TASK BRIEF:
Each line of the data below must be given again exactly as written.

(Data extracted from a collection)
>>>>>

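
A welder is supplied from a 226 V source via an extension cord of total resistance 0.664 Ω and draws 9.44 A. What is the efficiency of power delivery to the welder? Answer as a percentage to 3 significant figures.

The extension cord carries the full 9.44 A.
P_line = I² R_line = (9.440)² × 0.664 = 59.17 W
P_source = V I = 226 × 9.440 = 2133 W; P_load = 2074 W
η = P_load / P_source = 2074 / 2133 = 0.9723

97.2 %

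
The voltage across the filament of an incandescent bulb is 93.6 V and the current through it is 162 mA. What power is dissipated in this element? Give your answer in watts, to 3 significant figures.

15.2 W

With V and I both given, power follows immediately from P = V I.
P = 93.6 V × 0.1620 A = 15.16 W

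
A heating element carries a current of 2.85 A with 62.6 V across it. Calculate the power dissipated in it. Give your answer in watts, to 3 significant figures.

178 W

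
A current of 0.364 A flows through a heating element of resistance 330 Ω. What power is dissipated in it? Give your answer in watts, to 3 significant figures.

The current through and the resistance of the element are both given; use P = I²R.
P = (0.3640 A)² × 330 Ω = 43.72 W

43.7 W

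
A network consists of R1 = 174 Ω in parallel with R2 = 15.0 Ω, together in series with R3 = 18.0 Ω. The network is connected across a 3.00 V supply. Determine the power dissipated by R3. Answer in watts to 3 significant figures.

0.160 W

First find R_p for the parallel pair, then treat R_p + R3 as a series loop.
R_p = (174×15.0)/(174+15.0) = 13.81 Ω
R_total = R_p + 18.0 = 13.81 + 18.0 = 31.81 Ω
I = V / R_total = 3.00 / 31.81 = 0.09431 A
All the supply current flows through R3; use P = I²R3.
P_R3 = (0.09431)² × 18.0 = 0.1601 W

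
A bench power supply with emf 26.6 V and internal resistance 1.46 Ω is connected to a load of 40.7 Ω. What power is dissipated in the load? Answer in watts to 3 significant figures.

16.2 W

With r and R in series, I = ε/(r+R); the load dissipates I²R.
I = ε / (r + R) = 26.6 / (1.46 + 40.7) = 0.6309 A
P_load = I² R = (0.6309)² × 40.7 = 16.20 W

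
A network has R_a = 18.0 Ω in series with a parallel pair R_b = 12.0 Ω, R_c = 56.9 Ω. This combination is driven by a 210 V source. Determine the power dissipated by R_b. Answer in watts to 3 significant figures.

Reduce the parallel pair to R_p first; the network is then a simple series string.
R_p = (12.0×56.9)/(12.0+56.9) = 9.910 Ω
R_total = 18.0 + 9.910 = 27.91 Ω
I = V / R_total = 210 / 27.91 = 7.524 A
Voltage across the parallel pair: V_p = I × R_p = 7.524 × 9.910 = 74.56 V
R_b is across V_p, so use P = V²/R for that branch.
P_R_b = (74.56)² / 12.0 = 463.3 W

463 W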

<<<<<

EXERCISE RESULT:
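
A welder is supplied from a 226 V source via an extension cord of total resistance 0.664 Ω and draws 9.44 A. What is the efficiency of power delivery to the welder? Answer as a percentage to 3 significant figures.

The extension cord carries the full 9.44 A.
P_line = I² R_line = (9.440)² × 0.664 = 59.17 W
P_source = V I = 226 × 9.440 = 2133 W; P_load = 2074 W
η = P_load / P_source = 2074 / 2133 = 0.9723

97.2 %

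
The voltage across the filament of an incandescent bulb is 93.6 V and the current through it is 162 mA. What power is dissipated in this element? Give your answer in watts, to 3 significant figures.

15.2 W

With V and I both given, power follows immediately from P = V I.
P = 93.6 V × 0.1620 A = 15.16 W

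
A heating element carries a current of 2.85 A with 62.6 V across it. Calculate the power dissipated in it. Give your answer in watts, to 3 significant figures.

178 W

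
A current of 0.364 A flows through a heating element of resistance 330 Ω. What power is dissipated in it? Give your answer in watts, to 3 significant figures.

The current through and the resistance of the element are both given; use P = I²R.
P = (0.3640 A)² × 330 Ω = 43.72 W

43.7 W

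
A network consists of R1 = 174 Ω in parallel with R2 = 15.0 Ω, together in series with R3 = 18.0 Ω. The network is connected across a 3.00 V supply. Determine the power dissipated by R3. Answer in watts to 3 significant figures.

0.160 W

First find R_p for the parallel pair, then treat R_p + R3 as a series loop.
R_p = (174×15.0)/(174+15.0) = 13.81 Ω
R_total = R_p + 18.0 = 13.81 + 18.0 = 31.81 Ω
I = V / R_total = 3.00 / 31.81 = 0.09431 A
All the supply current flows through R3; use P = I²R3.
P_R3 = (0.09431)² × 18.0 = 0.1601 W

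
A bench power supply with emf 26.6 V and internal resistance 1.46 Ω is connected to a load of 40.7 Ω. What power is dissipated in the load? Answer in watts to 3 significant figures.

16.2 W

With r and R in series, I = ε/(r+R); the load dissipates I²R.
I = ε / (r + R) = 26.6 / (1.46 + 40.7) = 0.6309 A
P_load = I² R = (0.6309)² × 40.7 = 16.20 W

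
A network has R_a = 18.0 Ω in series with a parallel pair R_b = 12.0 Ω, R_c = 56.9 Ω. This combination is driven by a 210 V source. Determine the power dissipated by R_b. Answer in watts to 3 significant figures.

Reduce the parallel pair to R_p first; the network is then a simple series string.
R_p = (12.0×56.9)/(12.0+56.9) = 9.910 Ω
R_total = 18.0 + 9.910 = 27.91 Ω
I = V / R_total = 210 / 27.91 = 7.524 A
Voltage across the parallel pair: V_p = I × R_p = 7.524 × 9.910 = 74.56 V
R_b is across V_p, so use P = V²/R for that branch.
P_R_b = (74.56)² / 12.0 = 463.3 W

463 W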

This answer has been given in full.